What to do
Scan the records and identify every line in which the string "frac" occurs, then return those lines.
◇ ◇ ◇ ◇ ◇
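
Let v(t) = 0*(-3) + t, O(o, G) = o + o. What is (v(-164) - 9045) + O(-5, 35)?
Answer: -9219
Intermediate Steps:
O(o, G) = 2*o
v(t) = t (v(t) = 0 + t = t)
(v(-164) - 9045) + O(-5, 35) = (-164 - 9045) + 2*(-5) = -9209 - 10 = -9219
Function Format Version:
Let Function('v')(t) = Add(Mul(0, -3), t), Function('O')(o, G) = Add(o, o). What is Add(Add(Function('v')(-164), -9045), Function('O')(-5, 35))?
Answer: -9219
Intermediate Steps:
Function('O')(o, G) = Mul(2, o)
Function('v')(t) = t (Function('v')(t) = Add(0, t) = t)
Add(Add(Function('v')(-164), -9045), Function('O')(-5, 35)) = Add(Add(-164, -9045), Mul(2, -5)) = Add(-9209, -10) = -9219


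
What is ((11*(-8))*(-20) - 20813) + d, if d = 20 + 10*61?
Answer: -18423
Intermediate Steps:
d = 630 (d = 20 + 610 = 630)
((11*(-8))*(-20) - 20813) + d = ((11*(-8))*(-20) - 20813) + 630 = (-88*(-20) - 20813) + 630 = (1760 - 20813) + 630 = -19053 + 630 = -18423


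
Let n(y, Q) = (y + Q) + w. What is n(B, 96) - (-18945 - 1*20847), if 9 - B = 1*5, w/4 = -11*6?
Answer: 39628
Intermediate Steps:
w = -264 (w = 4*(-11*6) = 4*(-66) = -264)
B = 4 (B = 9 - 5 = 4)
n(y, Q) = -264 + Q + y (n(y, Q) = (y + Q) - 264 = (Q + y) - 264 = -264 + Q + y)
n(B, 96) - (-18945 - 1*20847) = (-264 + 96 + 4) - (-18945 - 1*20847) = -164 - (-18945 - 20847) = -164 - 1*(-39792) = -164 + 39792 = 39628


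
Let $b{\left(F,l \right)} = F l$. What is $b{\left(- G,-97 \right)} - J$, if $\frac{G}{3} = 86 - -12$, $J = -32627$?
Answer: $61145$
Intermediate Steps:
$G = 294$ ($G = 3 \left(86 - -12\right) = 3 \left(86 + 12\right) = 3 \cdot 98 = 294$)
$b{\left(- G,-97 \right)} - J = \left(-1\right) 294 \left(-97\right) - -32627 = \left(-294\right) \left(-97\right) + 32627 = 28518 + 32627 = 61145$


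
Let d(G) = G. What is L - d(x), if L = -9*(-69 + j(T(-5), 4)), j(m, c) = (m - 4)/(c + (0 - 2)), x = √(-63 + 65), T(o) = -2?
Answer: 648 - √2 ≈ 646.59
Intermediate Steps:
x = √2 ≈ 1.4142
j(m, c) = (-4 + m)/(-2 + c) (j(m, c) = (-4 + m)/(c - 2) = (-4 + m)/(-2 + c))
L = 648 (L = -9*(-69 + (-4 - 2)/(-2 + 4)) = -9*(-69 - 6/2) = -9*(-69 + (½)*(-6)) = -9*(-69 - 3) = -9*(-72) = 648)
L - d(x) = 648 - √2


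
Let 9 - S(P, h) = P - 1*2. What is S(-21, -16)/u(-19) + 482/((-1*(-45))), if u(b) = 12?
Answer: 602/45 ≈ 13.378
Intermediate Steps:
S(P, h) = 11 - P (S(P, h) = 9 - (P - 1*2) = 9 - (P - 2) = 9 - (-2 + P) = 9 + (2 - P) = 11 - P)
S(-21, -16)/u(-19) + 482/((-1*(-45))) = (11 - 1*(-21))/12 + 482/((-1*(-45))) = (11 + 21)*(1/12) + 482/45 = 32*(1/12) + 482*(1/45) = 8/3 + 482/45 = 602/45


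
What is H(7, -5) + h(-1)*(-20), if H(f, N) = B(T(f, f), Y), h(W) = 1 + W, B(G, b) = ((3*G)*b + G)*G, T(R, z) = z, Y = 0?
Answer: 49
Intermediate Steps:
B(G, b) = G*(G + 3*G*b) (B(G, b) = (3*G*b + G)*G = (G + 3*G*b)*G = G*(G + 3*G*b))
H(f, N) = f² (H(f, N) = f²*(1 + 3*0) = f²*(1 + 0) = f²*1 = f²)
H(7, -5) + h(-1)*(-20) = 7² + (1 - 1)*(-20) = 49 + 0*(-20) = 49 + 0 = 49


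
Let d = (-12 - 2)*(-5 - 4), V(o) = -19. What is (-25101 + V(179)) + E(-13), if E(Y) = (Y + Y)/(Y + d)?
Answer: -2838586/113 ≈ -25120.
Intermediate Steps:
d = 126 (d = -14*(-9) = 126)
E(Y) = 2*Y/(126 + Y) (E(Y) = (Y + Y)/(Y + 126) = (2*Y)/(126 + Y) = 2*Y/(126 + Y))
(-25101 + V(179)) + E(-13) = (-25101 - 19) + 2*(-13)/(126 - 13) = -25120 + 2*(-13)/113 = -25120 + 2*(-13)*(1/113) = -25120 - 26/113 = -2838586/113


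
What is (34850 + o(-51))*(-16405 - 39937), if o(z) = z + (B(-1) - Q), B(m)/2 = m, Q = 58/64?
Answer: -31367704225/16 ≈ -1.9605e+9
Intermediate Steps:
Q = 29/32 (Q = 58*(1/64) = 29/32 ≈ 0.90625)
B(m) = 2*m
o(z) = -93/32 + z (o(z) = z + (2*(-1) - 1*29/32) = z + (-2 - 29/32) = z - 93/32 = -93/32 + z)
(34850 + o(-51))*(-16405 - 39937) = (34850 + (-93/32 - 51))*(-16405 - 39937) = (34850 - 1725/32)*(-56342) = (1113475/32)*(-56342) = -31367704225/16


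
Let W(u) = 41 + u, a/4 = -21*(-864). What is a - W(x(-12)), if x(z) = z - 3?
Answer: 72550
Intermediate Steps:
x(z) = -3 + z
a = 72576 (a = 4*(-21*(-864)) = 4*18144 = 72576)
a - W(x(-12)) = 72576 - (41 + (-3 - 12)) = 72576 - (41 - 15) = 72576 - 1*26 = 72576 - 26 = 72550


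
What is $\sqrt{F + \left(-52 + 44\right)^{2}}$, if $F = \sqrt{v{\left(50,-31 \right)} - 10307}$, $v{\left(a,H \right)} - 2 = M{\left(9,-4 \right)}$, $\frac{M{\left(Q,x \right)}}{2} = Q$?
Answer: $\sqrt{64 + 9 i \sqrt{127}} \approx 9.5898 + 5.2882 i$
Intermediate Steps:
$M{\left(Q,x \right)} = 2 Q$
$v{\left(a,H \right)} = 20$ ($v{\left(a,H \right)} = 2 + 2 \cdot 9 = 2 + 18 = 20$)
$F = 9 i \sqrt{127}$ ($F = \sqrt{20 - 10307} = \sqrt{-10287} = 9 i \sqrt{127} \approx 101.42 i$)
$\sqrt{F + \left(-52 + 44\right)^{2}} = \sqrt{9 i \sqrt{127} + \left(-52 + 44\right)^{2}} = \sqrt{9 i \sqrt{127} + \left(-8\right)^{2}} = \sqrt{9 i \sqrt{127} + 64} = \sqrt{64 + 9 i \sqrt{127}}$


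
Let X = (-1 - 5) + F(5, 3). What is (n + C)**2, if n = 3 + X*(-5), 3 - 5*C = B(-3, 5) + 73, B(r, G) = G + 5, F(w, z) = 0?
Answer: 289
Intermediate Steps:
B(r, G) = 5 + G
X = -6 (X = (-1 - 5) + 0 = -6 + 0 = -6)
C = -16 (C = 3/5 - ((5 + 5) + 73)/5 = 3/5 - (10 + 73)/5 = 3/5 - 1/5*83 = 3/5 - 83/5 = -16)
n = 33 (n = 3 - 6*(-5) = 3 + 30 = 33)
(n + C)**2 = (33 - 16)**2 = 17**2 = 289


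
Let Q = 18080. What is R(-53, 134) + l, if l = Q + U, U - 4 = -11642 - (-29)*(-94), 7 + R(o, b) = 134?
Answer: 3843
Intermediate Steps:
R(o, b) = 127 (R(o, b) = -7 + 134 = 127)
U = -14364 (U = 4 + (-11642 - (-29)*(-94)) = 4 + (-11642 - 1*2726) = 4 + (-11642 - 2726) = 4 - 14368 = -14364)
l = 3716 (l = 18080 - 14364 = 3716)
R(-53, 134) + l = 127 + 3716 = 3843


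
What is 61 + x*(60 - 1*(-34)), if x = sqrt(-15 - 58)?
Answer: 61 + 94*I*sqrt(73) ≈ 61.0 + 803.14*I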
◇ ◇ ◇ ◇ ◇
Task solution
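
Let $b{\left(F,l \right)} = F l$. What is $b{\left(- G,-97 \right)} - J$, if $\frac{G}{3} = 86 - -12$, $J = -32627$?
What is $\sqrt{F + \left(-52 + 44\right)^{2}}$, if $F = \sqrt{v{\left(50,-31 \right)} - 10307}$, $v{\left(a,H \right)} - 2 = M{\left(9,-4 \right)}$, $\frac{M{\left(Q,x \right)}}{2} = Q$?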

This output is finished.